Stored items:
★ ★ ★ ★ ★

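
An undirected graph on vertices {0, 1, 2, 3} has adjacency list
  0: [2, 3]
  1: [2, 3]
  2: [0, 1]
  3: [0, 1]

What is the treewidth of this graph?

2

A width-2 tree decomposition is:
Bags: B1 = {0, 1, 3}  B2 = {0, 1, 2}
Tree: B1–B2
The largest bag has 3 vertices, giving width 2; this decomposition certifies tw(G) ≤ 2. The edges 1–3–0–2–1 form a cycle, so G is not a tree and its treewidth is at least 2. Hence tw(G) = 2 exactly.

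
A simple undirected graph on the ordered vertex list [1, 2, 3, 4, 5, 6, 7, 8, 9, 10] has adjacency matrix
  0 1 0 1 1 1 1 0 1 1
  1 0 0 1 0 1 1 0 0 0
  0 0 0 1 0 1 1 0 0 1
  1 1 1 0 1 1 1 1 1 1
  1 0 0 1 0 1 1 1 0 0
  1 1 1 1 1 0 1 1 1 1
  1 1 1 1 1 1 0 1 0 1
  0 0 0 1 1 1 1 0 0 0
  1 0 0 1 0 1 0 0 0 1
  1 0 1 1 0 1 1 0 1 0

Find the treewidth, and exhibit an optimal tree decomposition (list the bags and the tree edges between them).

Every bag has size at most 5, so the width is 5 − 1 = 4 and tw(G) ≤ 4. Conversely, {1, 4, 6, 9, 10} is a clique of size 5, and the vertices of any clique must share a bag in every tree decomposition; so some bag has ≥ 5 vertices and tw(G) ≥ 4. The upper and lower bounds meet at 4, so that is the treewidth.

Treewidth 4.
Bags: B1 = {1, 4, 5, 6, 7}  B2 = {1, 4, 6, 7, 10}  B3 = {1, 2, 4, 6, 7}  B4 = {3, 4, 6, 7, 10}  B5 = {4, 5, 6, 7, 8}  B6 = {1, 4, 6, 9, 10}
Tree: B1–B2, B2–B3, B2–B4, B1–B5, B2–B6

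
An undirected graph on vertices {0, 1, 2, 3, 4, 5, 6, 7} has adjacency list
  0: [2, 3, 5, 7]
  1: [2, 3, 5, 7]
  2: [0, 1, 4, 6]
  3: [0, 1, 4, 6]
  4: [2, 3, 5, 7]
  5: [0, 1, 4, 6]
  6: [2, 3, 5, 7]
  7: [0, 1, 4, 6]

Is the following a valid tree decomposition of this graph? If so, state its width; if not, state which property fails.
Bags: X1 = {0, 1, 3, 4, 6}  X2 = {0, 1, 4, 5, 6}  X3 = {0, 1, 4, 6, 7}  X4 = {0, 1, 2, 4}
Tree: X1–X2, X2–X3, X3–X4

A tree decomposition must satisfy three properties: every vertex lies in some bag; for every edge, both endpoints lie together in some bag; and for every vertex, the bags containing it form a connected subtree. Here edge (6,2) lies in no bag, so the decomposition is invalid.

No — edge (6,2) lies in no bag.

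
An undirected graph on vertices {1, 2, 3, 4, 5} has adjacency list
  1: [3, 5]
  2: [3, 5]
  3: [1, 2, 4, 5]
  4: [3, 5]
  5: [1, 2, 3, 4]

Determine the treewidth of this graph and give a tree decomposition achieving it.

Every bag has size at most 3, so the width is 3 − 1 = 2 and tw(G) ≤ 2. Conversely, {1, 3, 5} is a clique of size 3, and the vertices of any clique must share a bag in every tree decomposition; so some bag has ≥ 3 vertices and tw(G) ≥ 2. Hence tw(G) = 2 exactly.

Treewidth 2.
One optimal decomposition is:
Bags: B1 = {3, 4, 5}  B2 = {1, 3, 5}  B3 = {2, 3, 5}
Tree: B1–B2, B1–B3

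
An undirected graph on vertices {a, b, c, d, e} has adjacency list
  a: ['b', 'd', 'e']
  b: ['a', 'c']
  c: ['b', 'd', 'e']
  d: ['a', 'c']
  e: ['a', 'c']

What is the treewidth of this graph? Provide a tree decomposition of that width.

Treewidth 2.
One optimal decomposition is:
Bags: B1 = {a, b, c}  B2 = {a, c, d}  B3 = {a, c, e}
Tree: B1–B2, B2–B3

The largest bag has 3 vertices, giving width 2; this decomposition certifies tw(G) ≤ 2. For the lower bound, G contains the cycle b–a–d–c–b, so G is not a forest; only forests have treewidth ≤ 1, hence tw(G) ≥ 2. Therefore the treewidth is 2.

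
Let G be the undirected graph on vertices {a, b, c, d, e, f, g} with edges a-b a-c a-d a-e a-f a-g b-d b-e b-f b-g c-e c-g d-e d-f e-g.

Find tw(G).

3

A width-3 tree decomposition is:
Bags: B1 = {a, b, d, e}  B2 = {a, b, e, g}  B3 = {a, c, e, g}  B4 = {a, b, d, f}
Tree: B1–B2, B2–B3, B1–B4
Every bag has size at most 4, so the width is 4 − 1 = 3 and tw(G) ≤ 3. For the lower bound, the 4 vertices {a, c, e, g} are pairwise adjacent, and any tree decomposition puts a clique entirely inside one bag — forcing width ≥ 3. Combining the bounds, tw(G) = 3.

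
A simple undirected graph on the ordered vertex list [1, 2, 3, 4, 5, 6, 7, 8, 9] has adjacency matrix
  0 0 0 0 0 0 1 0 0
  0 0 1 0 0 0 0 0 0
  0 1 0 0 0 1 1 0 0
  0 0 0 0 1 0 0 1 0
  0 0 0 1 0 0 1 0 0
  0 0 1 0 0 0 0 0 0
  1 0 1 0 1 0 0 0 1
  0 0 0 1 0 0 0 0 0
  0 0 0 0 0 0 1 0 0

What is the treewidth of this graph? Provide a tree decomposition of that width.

Treewidth 1.
One such decomposition:
Bags: B1 = {1, 7}  B2 = {5, 7}  B3 = {4, 5}  B4 = {4, 8}  B5 = {3, 7}  B6 = {2, 3}  B7 = {3, 6}  B8 = {7, 9}
Tree: B1–B2, B2–B3, B3–B4, B2–B5, B5–B6, B5–B7, B5–B8

The largest bag has 2 vertices, giving width 1; this decomposition certifies tw(G) ≤ 1. Since G has at least one edge (e.g. 1–7), it is not an edgeless graph, so tw(G) ≥ 1. Combining the bounds, tw(G) = 1.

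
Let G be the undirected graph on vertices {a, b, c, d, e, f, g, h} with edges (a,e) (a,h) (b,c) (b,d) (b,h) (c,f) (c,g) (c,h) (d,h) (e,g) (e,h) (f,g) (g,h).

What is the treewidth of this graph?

A width-2 tree decomposition is:
Bags: B1 = {c, g, h}  B2 = {b, c, h}  B3 = {b, d, h}  B4 = {e, g, h}  B5 = {c, f, g}  B6 = {a, e, h}
Tree: B1–B2, B2–B3, B1–B4, B1–B5, B4–B6
The largest bag has 3 vertices, giving width 2; this decomposition certifies tw(G) ≤ 2. On the other hand G contains the 3-clique {b, d, h}. A clique must lie in a single bag of any decomposition, so no decomposition can have width below 2. Therefore the treewidth is 2.

2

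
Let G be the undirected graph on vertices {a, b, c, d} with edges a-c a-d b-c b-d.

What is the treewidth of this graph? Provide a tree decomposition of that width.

Every bag has size at most 3, so the width is 3 − 1 = 2 and tw(G) ≤ 2. For the lower bound, G contains the cycle d–a–c–b–d, so G is not a forest; only forests have treewidth ≤ 1, hence tw(G) ≥ 2. Combining the bounds, tw(G) = 2.

Treewidth 2.
One such decomposition:
Bags: B1 = {a, c, d}  B2 = {b, c, d}
Tree: B1–B2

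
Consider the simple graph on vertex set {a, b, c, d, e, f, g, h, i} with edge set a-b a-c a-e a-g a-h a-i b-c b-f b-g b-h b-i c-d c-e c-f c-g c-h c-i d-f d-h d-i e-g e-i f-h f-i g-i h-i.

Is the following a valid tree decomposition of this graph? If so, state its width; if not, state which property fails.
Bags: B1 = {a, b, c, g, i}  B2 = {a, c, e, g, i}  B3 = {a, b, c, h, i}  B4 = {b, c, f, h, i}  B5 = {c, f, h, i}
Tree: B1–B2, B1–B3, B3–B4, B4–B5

A tree decomposition must satisfy three properties: every vertex lies in some bag; for every edge, both endpoints lie together in some bag; and for every vertex, the bags containing it form a connected subtree. Here vertex d appears in no bag, so the decomposition is invalid.

No — vertex d appears in no bag.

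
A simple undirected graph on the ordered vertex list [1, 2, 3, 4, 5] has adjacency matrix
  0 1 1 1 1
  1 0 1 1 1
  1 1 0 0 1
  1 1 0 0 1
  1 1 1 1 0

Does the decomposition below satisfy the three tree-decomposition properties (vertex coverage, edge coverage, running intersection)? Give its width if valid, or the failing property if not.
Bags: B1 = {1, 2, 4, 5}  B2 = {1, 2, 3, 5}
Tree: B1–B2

Yes; width 3.

Checking the three conditions: (i) the bags cover all of {1, 2, 3, 4, 5}; (ii) for each edge, some bag contains both endpoints; (iii) the bags containing any fixed vertex form a subtree. All hold, so the decomposition is valid with width 4 − 1 = 3.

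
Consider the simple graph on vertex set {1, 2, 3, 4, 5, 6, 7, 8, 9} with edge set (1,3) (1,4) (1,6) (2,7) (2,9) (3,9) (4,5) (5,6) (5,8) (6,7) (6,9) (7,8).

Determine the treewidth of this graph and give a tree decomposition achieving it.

Each bag holds 4 vertices, so the decomposition has width 3, which upper-bounds the treewidth. For the lower bound: the 4 vertex sets {1,3,4}, {9}, {6}, {2,5,7,8} are disjoint, each induces a connected subgraph, and every pair is joined by at least one edge of G. Contracting each set to a single vertex therefore yields K_{4} as a minor, and since treewidth is minor-monotone, tw(G) ≥ tw(K_{4}) = 3. Combining the bounds, tw(G) = 3.

Treewidth 3.
One optimal decomposition is:
Bags: B1 = {1, 3, 4, 9}  B2 = {1, 4, 6, 9}  B3 = {4, 5, 6, 9}  B4 = {2, 5, 6, 9}  B5 = {2, 5, 6, 7}  B6 = {2, 5, 7, 8}
Tree: B1–B2, B2–B3, B3–B4, B4–B5, B5–B6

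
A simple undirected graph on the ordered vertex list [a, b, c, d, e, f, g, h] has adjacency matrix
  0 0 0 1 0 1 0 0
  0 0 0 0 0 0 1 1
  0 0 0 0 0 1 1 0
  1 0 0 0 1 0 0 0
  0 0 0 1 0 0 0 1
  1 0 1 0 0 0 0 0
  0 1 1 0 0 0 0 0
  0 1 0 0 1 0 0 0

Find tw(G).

A width-2 tree decomposition is:
Bags: B1 = {b, c, g}  B2 = {b, c, h}  B3 = {c, e, h}  B4 = {c, d, e}  B5 = {a, c, d}  B6 = {a, c, f}
Tree: B1–B2, B2–B3, B3–B4, B4–B5, B5–B6
Every bag has size at most 3, so the width is 3 − 1 = 2 and tw(G) ≤ 2. For the lower bound, G contains the cycle c–g–b–h–e–d–a–f–c, so G is not a forest; only forests have treewidth ≤ 1, hence tw(G) ≥ 2. Hence tw(G) = 2 exactly.

2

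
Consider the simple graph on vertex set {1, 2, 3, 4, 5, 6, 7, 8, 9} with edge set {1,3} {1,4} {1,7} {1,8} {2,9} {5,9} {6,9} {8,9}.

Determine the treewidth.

A width-1 tree decomposition is:
Bags: B1 = {8, 9}  B2 = {1, 8}  B3 = {1, 7}  B4 = {2, 9}  B5 = {5, 9}  B6 = {1, 3}  B7 = {6, 9}  B8 = {1, 4}
Tree: B1–B2, B2–B3, B1–B4, B4–B5, B3–B6, B5–B7, B6–B8
Every bag has size at most 2, so the width is 2 − 1 = 1 and tw(G) ≤ 1. Since G has at least one edge (e.g. 9–8), it is not an edgeless graph, so tw(G) ≥ 1. Combining the bounds, tw(G) = 1.

1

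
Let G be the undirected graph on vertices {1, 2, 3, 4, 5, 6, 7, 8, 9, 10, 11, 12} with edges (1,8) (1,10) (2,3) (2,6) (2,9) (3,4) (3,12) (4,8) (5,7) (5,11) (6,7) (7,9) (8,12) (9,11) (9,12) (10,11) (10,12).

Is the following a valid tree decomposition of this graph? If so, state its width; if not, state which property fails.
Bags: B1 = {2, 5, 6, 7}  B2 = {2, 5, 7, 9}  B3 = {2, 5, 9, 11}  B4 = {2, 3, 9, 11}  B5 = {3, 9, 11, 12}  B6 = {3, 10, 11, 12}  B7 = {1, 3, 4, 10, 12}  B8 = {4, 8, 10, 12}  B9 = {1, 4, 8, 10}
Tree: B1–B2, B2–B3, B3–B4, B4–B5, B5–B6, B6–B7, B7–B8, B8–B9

A tree decomposition must satisfy three properties: every vertex lies in some bag; for every edge, both endpoints lie together in some bag; and for every vertex, the bags containing it form a connected subtree. Here bags containing vertex 1 are not connected in the tree, so the decomposition is invalid.

No — bags containing vertex 1 are not connected in the tree.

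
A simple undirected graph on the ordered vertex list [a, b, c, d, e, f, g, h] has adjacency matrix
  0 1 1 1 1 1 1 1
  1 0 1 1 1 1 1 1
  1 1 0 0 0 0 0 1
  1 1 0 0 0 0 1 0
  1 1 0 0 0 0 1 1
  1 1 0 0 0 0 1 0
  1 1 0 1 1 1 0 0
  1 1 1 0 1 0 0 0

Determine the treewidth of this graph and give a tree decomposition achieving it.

Treewidth 3.
One optimal decomposition is:
Bags: B1 = {a, b, e, g}  B2 = {a, b, f, g}  B3 = {a, b, d, g}  B4 = {a, b, e, h}  B5 = {a, b, c, h}
Tree: B1–B2, B2–B3, B1–B4, B4–B5

Every bag has size at most 4, so the width is 4 − 1 = 3 and tw(G) ≤ 3. Conversely, {a, b, d, g} is a clique of size 4, and the vertices of any clique must share a bag in every tree decomposition; so some bag has ≥ 4 vertices and tw(G) ≥ 3. Combining the bounds, tw(G) = 3.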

★ ★ ★ ★ ★

_Your assignment_: Repeat, exactly as they stand above, the lines from the line with "1 1 1 1 1 0 1 1 1 1" to the line with "1 0 1 1 0 1 1 0 1 0", both lines included.

_Task answer_:
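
  1 1 1 1 1 0 1 1 1 1
  1 1 1 1 1 1 0 1 0 1
  0 0 0 1 1 1 1 0 0 0
  1 0 0 1 0 1 0 0 0 1
  1 0 1 1 0 1 1 0 1 0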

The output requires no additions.